··· Source material ···

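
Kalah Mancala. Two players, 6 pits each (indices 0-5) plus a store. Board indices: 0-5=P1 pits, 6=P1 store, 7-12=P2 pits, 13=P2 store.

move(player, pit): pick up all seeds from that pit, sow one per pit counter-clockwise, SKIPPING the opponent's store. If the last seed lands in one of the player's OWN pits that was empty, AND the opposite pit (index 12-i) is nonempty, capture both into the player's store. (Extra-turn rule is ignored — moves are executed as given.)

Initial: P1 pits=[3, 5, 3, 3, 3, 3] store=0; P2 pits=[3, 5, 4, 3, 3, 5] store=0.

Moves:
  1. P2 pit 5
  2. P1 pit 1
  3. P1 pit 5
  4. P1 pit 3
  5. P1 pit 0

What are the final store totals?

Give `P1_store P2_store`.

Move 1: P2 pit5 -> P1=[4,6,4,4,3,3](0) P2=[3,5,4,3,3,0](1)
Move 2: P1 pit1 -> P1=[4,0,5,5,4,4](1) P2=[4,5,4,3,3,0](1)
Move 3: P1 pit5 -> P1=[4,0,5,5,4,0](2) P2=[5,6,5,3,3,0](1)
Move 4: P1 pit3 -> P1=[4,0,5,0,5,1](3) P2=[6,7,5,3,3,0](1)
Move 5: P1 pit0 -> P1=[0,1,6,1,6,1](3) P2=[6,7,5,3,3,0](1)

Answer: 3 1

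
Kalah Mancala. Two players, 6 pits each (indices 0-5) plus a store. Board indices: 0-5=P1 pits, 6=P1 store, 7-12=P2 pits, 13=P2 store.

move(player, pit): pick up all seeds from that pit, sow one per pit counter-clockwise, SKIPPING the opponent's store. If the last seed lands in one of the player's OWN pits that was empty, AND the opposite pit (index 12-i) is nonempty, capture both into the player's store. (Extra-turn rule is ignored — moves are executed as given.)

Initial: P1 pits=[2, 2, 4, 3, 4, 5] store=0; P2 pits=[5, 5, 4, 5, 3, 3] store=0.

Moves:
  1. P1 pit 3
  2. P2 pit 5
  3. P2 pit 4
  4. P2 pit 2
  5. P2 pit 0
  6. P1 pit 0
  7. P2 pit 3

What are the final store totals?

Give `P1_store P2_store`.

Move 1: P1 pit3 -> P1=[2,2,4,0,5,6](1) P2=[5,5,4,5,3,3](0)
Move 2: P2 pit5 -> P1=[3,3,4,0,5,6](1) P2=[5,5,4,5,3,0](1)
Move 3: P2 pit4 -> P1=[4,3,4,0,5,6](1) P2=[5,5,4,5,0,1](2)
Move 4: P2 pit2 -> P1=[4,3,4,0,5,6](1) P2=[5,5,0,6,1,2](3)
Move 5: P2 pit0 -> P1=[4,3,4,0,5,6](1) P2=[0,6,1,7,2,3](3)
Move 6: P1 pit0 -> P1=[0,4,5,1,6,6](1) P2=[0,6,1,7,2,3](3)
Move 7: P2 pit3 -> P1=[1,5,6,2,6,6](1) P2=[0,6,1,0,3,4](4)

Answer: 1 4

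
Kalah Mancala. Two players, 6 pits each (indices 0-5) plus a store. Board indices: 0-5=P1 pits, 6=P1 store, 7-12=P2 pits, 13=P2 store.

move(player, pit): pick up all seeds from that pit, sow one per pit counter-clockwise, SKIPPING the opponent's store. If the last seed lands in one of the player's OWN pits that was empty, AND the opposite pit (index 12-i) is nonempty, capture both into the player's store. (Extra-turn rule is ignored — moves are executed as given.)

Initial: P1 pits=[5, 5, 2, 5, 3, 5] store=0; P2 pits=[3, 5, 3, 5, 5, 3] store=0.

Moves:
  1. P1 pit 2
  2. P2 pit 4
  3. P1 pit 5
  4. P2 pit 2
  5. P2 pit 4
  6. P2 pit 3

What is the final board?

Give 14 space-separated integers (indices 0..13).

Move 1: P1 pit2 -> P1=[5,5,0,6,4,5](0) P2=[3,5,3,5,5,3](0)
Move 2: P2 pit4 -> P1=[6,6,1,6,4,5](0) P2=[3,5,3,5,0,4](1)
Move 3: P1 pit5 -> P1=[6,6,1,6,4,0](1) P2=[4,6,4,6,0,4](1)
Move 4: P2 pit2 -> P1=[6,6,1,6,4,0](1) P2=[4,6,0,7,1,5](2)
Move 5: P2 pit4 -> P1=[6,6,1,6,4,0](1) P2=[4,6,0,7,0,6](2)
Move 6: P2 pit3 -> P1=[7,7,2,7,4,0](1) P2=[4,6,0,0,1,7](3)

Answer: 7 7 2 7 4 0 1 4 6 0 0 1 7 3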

···
··· Source material ···

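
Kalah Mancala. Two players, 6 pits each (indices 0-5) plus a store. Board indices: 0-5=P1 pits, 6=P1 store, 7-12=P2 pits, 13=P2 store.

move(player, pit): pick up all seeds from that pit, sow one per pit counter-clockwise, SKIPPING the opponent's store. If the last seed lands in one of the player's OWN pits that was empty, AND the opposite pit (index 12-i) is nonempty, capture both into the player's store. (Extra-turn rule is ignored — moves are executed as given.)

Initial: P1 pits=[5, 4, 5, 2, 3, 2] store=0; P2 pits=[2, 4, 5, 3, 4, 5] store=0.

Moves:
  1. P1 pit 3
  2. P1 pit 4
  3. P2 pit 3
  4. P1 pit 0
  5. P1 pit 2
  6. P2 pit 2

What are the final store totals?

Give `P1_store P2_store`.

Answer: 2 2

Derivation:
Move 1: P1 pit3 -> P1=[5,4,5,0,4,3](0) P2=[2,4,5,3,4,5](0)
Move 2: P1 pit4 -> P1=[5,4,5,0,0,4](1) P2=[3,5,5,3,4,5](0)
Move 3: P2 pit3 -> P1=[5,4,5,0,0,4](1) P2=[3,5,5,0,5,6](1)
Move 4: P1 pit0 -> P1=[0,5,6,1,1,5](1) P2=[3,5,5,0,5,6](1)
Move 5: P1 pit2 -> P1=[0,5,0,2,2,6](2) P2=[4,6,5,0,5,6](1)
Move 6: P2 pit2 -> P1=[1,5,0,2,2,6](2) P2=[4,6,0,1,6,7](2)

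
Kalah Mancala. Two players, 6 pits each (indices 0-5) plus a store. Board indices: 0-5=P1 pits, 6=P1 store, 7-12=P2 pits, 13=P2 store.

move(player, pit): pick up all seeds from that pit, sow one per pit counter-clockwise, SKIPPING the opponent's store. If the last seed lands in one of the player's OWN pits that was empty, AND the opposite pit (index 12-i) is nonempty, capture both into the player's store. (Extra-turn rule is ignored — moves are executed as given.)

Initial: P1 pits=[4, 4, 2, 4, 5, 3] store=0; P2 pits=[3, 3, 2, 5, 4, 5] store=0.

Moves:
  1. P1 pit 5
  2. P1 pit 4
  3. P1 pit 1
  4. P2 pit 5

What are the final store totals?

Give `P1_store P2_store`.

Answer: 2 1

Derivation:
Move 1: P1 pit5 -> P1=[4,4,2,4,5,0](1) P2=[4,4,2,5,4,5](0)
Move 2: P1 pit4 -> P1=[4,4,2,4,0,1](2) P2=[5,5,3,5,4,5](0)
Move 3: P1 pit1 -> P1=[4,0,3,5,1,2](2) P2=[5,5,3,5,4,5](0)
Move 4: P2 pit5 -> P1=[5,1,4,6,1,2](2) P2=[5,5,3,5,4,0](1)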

···

What is required: Reproduce, exactly as they stand in the data above, the lines from the one that holds "5. P1 pit 0" to the one that holds "3. P2 pit 4", inclusive.

Response to this exercise:
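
  5. P1 pit 0

What are the final store totals?

Give `P1_store P2_store`.

Move 1: P2 pit5 -> P1=[4,6,4,4,3,3](0) P2=[3,5,4,3,3,0](1)
Move 2: P1 pit1 -> P1=[4,0,5,5,4,4](1) P2=[4,5,4,3,3,0](1)
Move 3: P1 pit5 -> P1=[4,0,5,5,4,0](2) P2=[5,6,5,3,3,0](1)
Move 4: P1 pit3 -> P1=[4,0,5,0,5,1](3) P2=[6,7,5,3,3,0](1)
Move 5: P1 pit0 -> P1=[0,1,6,1,6,1](3) P2=[6,7,5,3,3,0](1)

Answer: 3 1

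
Kalah Mancala. Two players, 6 pits each (indices 0-5) plus a store. Board indices: 0-5=P1 pits, 6=P1 store, 7-12=P2 pits, 13=P2 store.

move(player, pit): pick up all seeds from that pit, sow one per pit counter-clockwise, SKIPPING the opponent's store. If the last seed lands in one of the player's OWN pits that was empty, AND the opposite pit (index 12-i) is nonempty, capture both into the player's store. (Extra-turn rule is ignored — moves are executed as given.)

Initial: P1 pits=[2, 2, 4, 3, 4, 5] store=0; P2 pits=[5, 5, 4, 5, 3, 3] store=0.

Moves:
  1. P1 pit 3
  2. P2 pit 5
  3. P2 pit 4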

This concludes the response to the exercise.